Top of EXERCISE INPUT

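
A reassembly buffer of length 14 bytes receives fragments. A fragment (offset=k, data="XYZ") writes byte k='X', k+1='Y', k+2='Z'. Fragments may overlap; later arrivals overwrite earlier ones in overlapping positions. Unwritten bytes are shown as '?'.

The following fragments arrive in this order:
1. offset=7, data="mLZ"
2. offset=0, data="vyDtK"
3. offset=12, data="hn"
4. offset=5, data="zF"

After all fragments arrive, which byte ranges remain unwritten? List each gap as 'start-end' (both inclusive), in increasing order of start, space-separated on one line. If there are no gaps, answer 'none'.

Fragment 1: offset=7 len=3
Fragment 2: offset=0 len=5
Fragment 3: offset=12 len=2
Fragment 4: offset=5 len=2
Gaps: 10-11

Answer: 10-11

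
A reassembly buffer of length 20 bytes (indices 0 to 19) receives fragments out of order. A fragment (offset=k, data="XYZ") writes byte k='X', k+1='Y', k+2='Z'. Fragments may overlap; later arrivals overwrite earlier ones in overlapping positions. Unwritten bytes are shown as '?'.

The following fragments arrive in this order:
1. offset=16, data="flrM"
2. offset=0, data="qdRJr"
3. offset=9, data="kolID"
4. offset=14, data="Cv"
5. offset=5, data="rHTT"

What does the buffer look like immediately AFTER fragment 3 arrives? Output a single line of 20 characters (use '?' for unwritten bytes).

Fragment 1: offset=16 data="flrM" -> buffer=????????????????flrM
Fragment 2: offset=0 data="qdRJr" -> buffer=qdRJr???????????flrM
Fragment 3: offset=9 data="kolID" -> buffer=qdRJr????kolID??flrM

Answer: qdRJr????kolID??flrM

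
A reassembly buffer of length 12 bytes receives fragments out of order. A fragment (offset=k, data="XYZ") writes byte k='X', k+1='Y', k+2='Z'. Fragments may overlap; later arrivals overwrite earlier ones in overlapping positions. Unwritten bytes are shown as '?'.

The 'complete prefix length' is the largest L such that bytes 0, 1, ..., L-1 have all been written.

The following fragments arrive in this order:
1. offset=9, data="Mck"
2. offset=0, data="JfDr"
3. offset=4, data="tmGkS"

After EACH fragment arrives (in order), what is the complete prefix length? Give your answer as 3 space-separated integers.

Fragment 1: offset=9 data="Mck" -> buffer=?????????Mck -> prefix_len=0
Fragment 2: offset=0 data="JfDr" -> buffer=JfDr?????Mck -> prefix_len=4
Fragment 3: offset=4 data="tmGkS" -> buffer=JfDrtmGkSMck -> prefix_len=12

Answer: 0 4 12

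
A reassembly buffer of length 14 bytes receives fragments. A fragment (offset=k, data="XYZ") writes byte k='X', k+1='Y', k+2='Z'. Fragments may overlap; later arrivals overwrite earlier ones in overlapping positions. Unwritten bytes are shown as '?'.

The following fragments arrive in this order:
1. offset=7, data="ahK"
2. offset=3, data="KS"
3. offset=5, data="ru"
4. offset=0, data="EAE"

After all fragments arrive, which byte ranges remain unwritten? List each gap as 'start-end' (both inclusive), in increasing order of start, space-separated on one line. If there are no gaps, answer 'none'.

Answer: 10-13

Derivation:
Fragment 1: offset=7 len=3
Fragment 2: offset=3 len=2
Fragment 3: offset=5 len=2
Fragment 4: offset=0 len=3
Gaps: 10-13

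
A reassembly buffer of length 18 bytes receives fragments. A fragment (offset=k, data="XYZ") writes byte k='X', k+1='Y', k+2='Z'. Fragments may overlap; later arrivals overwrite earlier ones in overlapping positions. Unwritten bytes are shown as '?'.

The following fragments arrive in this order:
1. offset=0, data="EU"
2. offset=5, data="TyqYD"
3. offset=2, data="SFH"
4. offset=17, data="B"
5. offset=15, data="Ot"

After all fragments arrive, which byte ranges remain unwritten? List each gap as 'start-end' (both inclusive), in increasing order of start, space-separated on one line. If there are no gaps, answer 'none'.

Answer: 10-14

Derivation:
Fragment 1: offset=0 len=2
Fragment 2: offset=5 len=5
Fragment 3: offset=2 len=3
Fragment 4: offset=17 len=1
Fragment 5: offset=15 len=2
Gaps: 10-14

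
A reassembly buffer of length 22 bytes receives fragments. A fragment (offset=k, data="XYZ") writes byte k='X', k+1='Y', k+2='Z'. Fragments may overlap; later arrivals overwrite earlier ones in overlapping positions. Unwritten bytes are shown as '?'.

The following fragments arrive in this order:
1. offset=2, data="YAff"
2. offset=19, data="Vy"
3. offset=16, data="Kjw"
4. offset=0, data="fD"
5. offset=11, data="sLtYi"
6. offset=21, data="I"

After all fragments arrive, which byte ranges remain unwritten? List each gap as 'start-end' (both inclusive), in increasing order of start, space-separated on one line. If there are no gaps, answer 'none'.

Fragment 1: offset=2 len=4
Fragment 2: offset=19 len=2
Fragment 3: offset=16 len=3
Fragment 4: offset=0 len=2
Fragment 5: offset=11 len=5
Fragment 6: offset=21 len=1
Gaps: 6-10

Answer: 6-10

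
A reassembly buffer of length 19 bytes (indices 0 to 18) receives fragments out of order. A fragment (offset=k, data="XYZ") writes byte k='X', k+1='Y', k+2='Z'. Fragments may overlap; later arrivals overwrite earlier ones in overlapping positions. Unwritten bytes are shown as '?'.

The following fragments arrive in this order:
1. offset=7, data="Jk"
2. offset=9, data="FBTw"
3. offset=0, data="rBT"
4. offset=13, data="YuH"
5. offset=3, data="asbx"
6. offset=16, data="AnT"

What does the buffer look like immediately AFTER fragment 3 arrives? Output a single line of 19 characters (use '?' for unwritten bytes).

Fragment 1: offset=7 data="Jk" -> buffer=???????Jk??????????
Fragment 2: offset=9 data="FBTw" -> buffer=???????JkFBTw??????
Fragment 3: offset=0 data="rBT" -> buffer=rBT????JkFBTw??????

Answer: rBT????JkFBTw??????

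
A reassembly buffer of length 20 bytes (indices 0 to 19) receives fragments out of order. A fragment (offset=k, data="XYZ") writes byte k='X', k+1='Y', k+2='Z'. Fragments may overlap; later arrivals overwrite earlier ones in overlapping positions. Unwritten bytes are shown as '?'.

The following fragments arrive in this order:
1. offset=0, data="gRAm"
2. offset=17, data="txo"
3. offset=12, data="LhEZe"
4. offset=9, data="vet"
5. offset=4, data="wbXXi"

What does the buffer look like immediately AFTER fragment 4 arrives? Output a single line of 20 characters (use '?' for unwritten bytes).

Fragment 1: offset=0 data="gRAm" -> buffer=gRAm????????????????
Fragment 2: offset=17 data="txo" -> buffer=gRAm?????????????txo
Fragment 3: offset=12 data="LhEZe" -> buffer=gRAm????????LhEZetxo
Fragment 4: offset=9 data="vet" -> buffer=gRAm?????vetLhEZetxo

Answer: gRAm?????vetLhEZetxo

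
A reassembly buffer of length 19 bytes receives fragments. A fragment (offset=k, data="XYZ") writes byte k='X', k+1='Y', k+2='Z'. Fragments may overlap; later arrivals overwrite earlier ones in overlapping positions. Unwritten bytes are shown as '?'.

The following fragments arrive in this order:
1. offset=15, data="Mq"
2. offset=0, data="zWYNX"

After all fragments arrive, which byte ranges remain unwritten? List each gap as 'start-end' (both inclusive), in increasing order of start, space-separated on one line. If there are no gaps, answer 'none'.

Answer: 5-14 17-18

Derivation:
Fragment 1: offset=15 len=2
Fragment 2: offset=0 len=5
Gaps: 5-14 17-18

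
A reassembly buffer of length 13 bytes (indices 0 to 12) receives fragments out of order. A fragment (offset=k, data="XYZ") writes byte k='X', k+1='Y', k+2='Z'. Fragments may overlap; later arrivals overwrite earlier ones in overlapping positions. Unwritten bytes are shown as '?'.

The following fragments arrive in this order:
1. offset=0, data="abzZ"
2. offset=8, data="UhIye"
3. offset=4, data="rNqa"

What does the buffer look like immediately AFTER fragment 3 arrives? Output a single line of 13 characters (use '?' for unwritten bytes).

Fragment 1: offset=0 data="abzZ" -> buffer=abzZ?????????
Fragment 2: offset=8 data="UhIye" -> buffer=abzZ????UhIye
Fragment 3: offset=4 data="rNqa" -> buffer=abzZrNqaUhIye

Answer: abzZrNqaUhIye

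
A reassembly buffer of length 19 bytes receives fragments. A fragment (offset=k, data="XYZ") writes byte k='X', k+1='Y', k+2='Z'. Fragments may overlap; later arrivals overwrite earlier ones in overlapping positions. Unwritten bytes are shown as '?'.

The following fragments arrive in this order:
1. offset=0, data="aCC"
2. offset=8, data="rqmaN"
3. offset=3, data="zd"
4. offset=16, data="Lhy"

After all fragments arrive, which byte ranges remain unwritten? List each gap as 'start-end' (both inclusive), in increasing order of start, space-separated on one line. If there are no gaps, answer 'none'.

Fragment 1: offset=0 len=3
Fragment 2: offset=8 len=5
Fragment 3: offset=3 len=2
Fragment 4: offset=16 len=3
Gaps: 5-7 13-15

Answer: 5-7 13-15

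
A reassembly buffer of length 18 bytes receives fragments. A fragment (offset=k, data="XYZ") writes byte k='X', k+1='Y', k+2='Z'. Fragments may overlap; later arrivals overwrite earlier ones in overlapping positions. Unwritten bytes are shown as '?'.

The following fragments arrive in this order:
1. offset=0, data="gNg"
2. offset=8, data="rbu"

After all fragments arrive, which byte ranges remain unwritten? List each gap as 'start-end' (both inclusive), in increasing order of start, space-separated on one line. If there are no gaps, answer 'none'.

Answer: 3-7 11-17

Derivation:
Fragment 1: offset=0 len=3
Fragment 2: offset=8 len=3
Gaps: 3-7 11-17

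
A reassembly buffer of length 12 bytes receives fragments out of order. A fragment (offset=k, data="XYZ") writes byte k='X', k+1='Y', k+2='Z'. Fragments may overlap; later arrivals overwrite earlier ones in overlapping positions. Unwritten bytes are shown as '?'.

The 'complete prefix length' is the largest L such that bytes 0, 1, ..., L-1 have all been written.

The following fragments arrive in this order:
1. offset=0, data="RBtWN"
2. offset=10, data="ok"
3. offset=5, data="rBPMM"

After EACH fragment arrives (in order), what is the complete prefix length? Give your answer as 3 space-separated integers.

Answer: 5 5 12

Derivation:
Fragment 1: offset=0 data="RBtWN" -> buffer=RBtWN??????? -> prefix_len=5
Fragment 2: offset=10 data="ok" -> buffer=RBtWN?????ok -> prefix_len=5
Fragment 3: offset=5 data="rBPMM" -> buffer=RBtWNrBPMMok -> prefix_len=12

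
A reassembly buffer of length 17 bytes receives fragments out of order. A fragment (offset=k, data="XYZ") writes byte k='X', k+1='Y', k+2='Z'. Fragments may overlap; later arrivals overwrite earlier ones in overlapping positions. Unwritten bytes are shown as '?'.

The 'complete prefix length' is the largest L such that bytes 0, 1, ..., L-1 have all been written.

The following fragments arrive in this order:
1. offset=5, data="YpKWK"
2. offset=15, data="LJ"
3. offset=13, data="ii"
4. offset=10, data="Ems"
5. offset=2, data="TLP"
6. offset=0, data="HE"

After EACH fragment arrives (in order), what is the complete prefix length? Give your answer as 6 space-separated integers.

Answer: 0 0 0 0 0 17

Derivation:
Fragment 1: offset=5 data="YpKWK" -> buffer=?????YpKWK??????? -> prefix_len=0
Fragment 2: offset=15 data="LJ" -> buffer=?????YpKWK?????LJ -> prefix_len=0
Fragment 3: offset=13 data="ii" -> buffer=?????YpKWK???iiLJ -> prefix_len=0
Fragment 4: offset=10 data="Ems" -> buffer=?????YpKWKEmsiiLJ -> prefix_len=0
Fragment 5: offset=2 data="TLP" -> buffer=??TLPYpKWKEmsiiLJ -> prefix_len=0
Fragment 6: offset=0 data="HE" -> buffer=HETLPYpKWKEmsiiLJ -> prefix_len=17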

Bottom of EXERCISE INPUT

Bring together all lines from the listing that contain the word "indices".

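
A reassembly buffer of length 20 bytes (indices 0 to 19) receives fragments out of order. A fragment (offset=k, data="XYZ") writes byte k='X', k+1='Y', k+2='Z'. Fragments may overlap; later arrivals overwrite earlier ones in overlapping positions. Unwritten bytes are shown as '?'.
A reassembly buffer of length 19 bytes (indices 0 to 18) receives fragments out of order. A fragment (offset=k, data="XYZ") writes byte k='X', k+1='Y', k+2='Z'. Fragments may overlap; later arrivals overwrite earlier ones in overlapping positions. Unwritten bytes are shown as '?'.
A reassembly buffer of length 20 bytes (indices 0 to 19) receives fragments out of order. A fragment (offset=k, data="XYZ") writes byte k='X', k+1='Y', k+2='Z'. Fragments may overlap; later arrivals overwrite earlier ones in overlapping positions. Unwritten bytes are shown as '?'.
A reassembly buffer of length 13 bytes (indices 0 to 12) receives fragments out of order. A fragment (offset=k, data="XYZ") writes byte k='X', k+1='Y', k+2='Z'. Fragments may overlap; later arrivals overwrite earlier ones in overlapping positions. Unwritten bytes are shown as '?'.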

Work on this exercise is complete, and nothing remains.